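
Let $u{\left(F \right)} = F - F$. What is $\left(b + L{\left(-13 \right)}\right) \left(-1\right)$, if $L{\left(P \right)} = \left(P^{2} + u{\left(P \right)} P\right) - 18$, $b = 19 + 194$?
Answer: $-364$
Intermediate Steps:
$u{\left(F \right)} = 0$
$b = 213$
$L{\left(P \right)} = -18 + P^{2}$ ($L{\left(P \right)} = \left(P^{2} + 0 P\right) - 18 = \left(P^{2} + 0\right) - 18 = P^{2} - 18 = -18 + P^{2}$)
$\left(b + L{\left(-13 \right)}\right) \left(-1\right) = \left(213 - \left(18 - \left(-13\right)^{2}\right)\right) \left(-1\right) = \left(213 + \left(-18 + 169\right)\right) \left(-1\right) = \left(213 + 151\right) \left(-1\right) = 364 \left(-1\right) = -364$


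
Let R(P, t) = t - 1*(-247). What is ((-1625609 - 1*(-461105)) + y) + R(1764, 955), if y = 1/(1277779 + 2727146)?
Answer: -4658937262349/4004925 ≈ -1.1633e+6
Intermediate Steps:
y = 1/4004925 ≈ 2.4969e-7
R(P, t) = 247 + t (R(P, t) = t + 247 = 247 + t)
((-1625609 - 1*(-461105)) + y) + R(1764, 955) = ((-1625609 - 1*(-461105)) + 1/4004925) + (247 + 955) = ((-1625609 + 461105) + 1/4004925) + 1202 = (-1164504 + 1/4004925) + 1202 = -4663751182199/4004925 + 1202 = -4658937262349/4004925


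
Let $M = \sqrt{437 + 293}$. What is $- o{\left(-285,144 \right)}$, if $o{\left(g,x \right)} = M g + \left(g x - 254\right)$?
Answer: $41294 + 285 \sqrt{730} \approx 48994.0$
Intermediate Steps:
$M = \sqrt{730} \approx 27.019$
$o{\left(g,x \right)} = -254 + g x + g \sqrt{730}$ ($o{\left(g,x \right)} = \sqrt{730} g + \left(g x - 254\right) = g \sqrt{730} + \left(-254 + g x\right) = -254 + g x + g \sqrt{730}$)
$- o{\left(-285,144 \right)} = - (-254 - 41040 - 285 \sqrt{730}) = - (-41294 - 285 \sqrt{730}) = 41294 + 285 \sqrt{730}$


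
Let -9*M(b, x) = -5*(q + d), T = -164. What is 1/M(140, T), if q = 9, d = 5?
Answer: 9/70 ≈ 0.12857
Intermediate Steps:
M(b, x) = 70/9 (M(b, x) = -(-5)*(9 + 5)/9 = -(-5)*14/9 = -1/9*(-70) = 70/9)
1/M(140, T) = 1/(70/9) = 9/70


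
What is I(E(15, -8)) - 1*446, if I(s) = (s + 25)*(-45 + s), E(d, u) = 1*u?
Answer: -1347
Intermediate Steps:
E(d, u) = u
I(s) = (-45 + s)*(25 + s) (I(s) = (25 + s)*(-45 + s) = (-45 + s)*(25 + s))
I(E(15, -8)) - 1*446 = (-1125 + (-8)² - 20*(-8)) - 1*446 = (-1125 + 64 + 160) - 446 = -901 - 446 = -1347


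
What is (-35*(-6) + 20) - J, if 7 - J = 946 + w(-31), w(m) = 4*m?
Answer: 1045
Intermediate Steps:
J = -815 (J = 7 - (946 + 4*(-31)) = 7 - (946 - 124) = 7 - 1*822 = 7 - 822 = -815)
(-35*(-6) + 20) - J = (-35*(-6) + 20) - 1*(-815) = (210 + 20) + 815 = 230 + 815 = 1045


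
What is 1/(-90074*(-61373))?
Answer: 1/5528111602 ≈ 1.8089e-10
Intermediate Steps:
1/(-90074*(-61373)) = -1/90074*(-1/61373) = 1/5528111602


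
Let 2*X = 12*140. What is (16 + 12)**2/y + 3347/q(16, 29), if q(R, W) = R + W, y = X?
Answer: 3389/45 ≈ 75.311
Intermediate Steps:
X = 840 (X = (12*140)/2 = (1/2)*1680 = 840)
y = 840
(16 + 12)**2/y + 3347/q(16, 29) = (16 + 12)**2/840 + 3347/(16 + 29) = 28**2*(1/840) + 3347/45 = 784*(1/840) + 3347*(1/45) = 14/15 + 3347/45 = 3389/45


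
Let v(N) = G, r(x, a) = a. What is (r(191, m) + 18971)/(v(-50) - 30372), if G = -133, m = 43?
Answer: -19014/30505 ≈ -0.62331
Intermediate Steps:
v(N) = -133
(r(191, m) + 18971)/(v(-50) - 30372) = (43 + 18971)/(-133 - 30372) = 19014/(-30505) = 19014*(-1/30505) = -19014/30505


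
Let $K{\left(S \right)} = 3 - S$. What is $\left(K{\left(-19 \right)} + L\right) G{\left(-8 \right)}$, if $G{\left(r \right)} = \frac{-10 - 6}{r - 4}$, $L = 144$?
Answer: $\frac{664}{3} \approx 221.33$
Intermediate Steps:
$G{\left(r \right)} = - \frac{16}{-4 + r}$
$\left(K{\left(-19 \right)} + L\right) G{\left(-8 \right)} = \left(\left(3 - -19\right) + 144\right) \left(- \frac{16}{-4 - 8}\right) = \left(\left(3 + 19\right) + 144\right) \left(- \frac{16}{-12}\right) = \left(22 + 144\right) \left(\left(-16\right) \left(- \frac{1}{12}\right)\right) = 166 \cdot \frac{4}{3} = \frac{664}{3}$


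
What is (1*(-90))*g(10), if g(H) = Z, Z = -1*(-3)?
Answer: -270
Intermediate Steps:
Z = 3
g(H) = 3
(1*(-90))*g(10) = (1*(-90))*3 = -90*3 = -270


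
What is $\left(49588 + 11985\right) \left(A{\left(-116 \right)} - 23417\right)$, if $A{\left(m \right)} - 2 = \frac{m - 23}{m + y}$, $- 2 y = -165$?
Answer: $-1441476313$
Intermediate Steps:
$y = \frac{165}{2}$ ($y = \left(- \frac{1}{2}\right) \left(-165\right) = \frac{165}{2} \approx 82.5$)
$A{\left(m \right)} = 2 + \frac{-23 + m}{\frac{165}{2} + m}$ ($A{\left(m \right)} = 2 + \frac{m - 23}{m + \frac{165}{2}} = 2 + \frac{-23 + m}{\frac{165}{2} + m}$)
$\left(49588 + 11985\right) \left(A{\left(-116 \right)} - 23417\right) = \left(49588 + 11985\right) \left(\frac{2 \left(142 + 3 \left(-116\right)\right)}{165 + 2 \left(-116\right)} - 23417\right) = 61573 \left(\frac{2 \left(142 - 348\right)}{165 - 232} - 23417\right) = 61573 \left(2 \frac{1}{-67} \left(-206\right) - 23417\right) = 61573 \left(2 \left(- \frac{1}{67}\right) \left(-206\right) - 23417\right) = 61573 \left(\frac{412}{67} - 23417\right) = 61573 \left(- \frac{1568527}{67}\right) = -1441476313$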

What you are asked to do:
Find all lines in the records that hold the word "Answer". Copy them.

Task response:
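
Answer: $-364$
Answer: -4658937262349/4004925 ≈ -1.1633e+6
Answer: $41294 + 285 \sqrt{730} \approx 48994.0$
Answer: 9/70 ≈ 0.12857
Answer: -1347
Answer: 1045
Answer: 1/5528111602 ≈ 1.8089e-10
Answer: 3389/45 ≈ 75.311
Answer: -19014/30505 ≈ -0.62331
Answer: $\frac{664}{3} \approx 221.33$
Answer: -270
Answer: $-1441476313$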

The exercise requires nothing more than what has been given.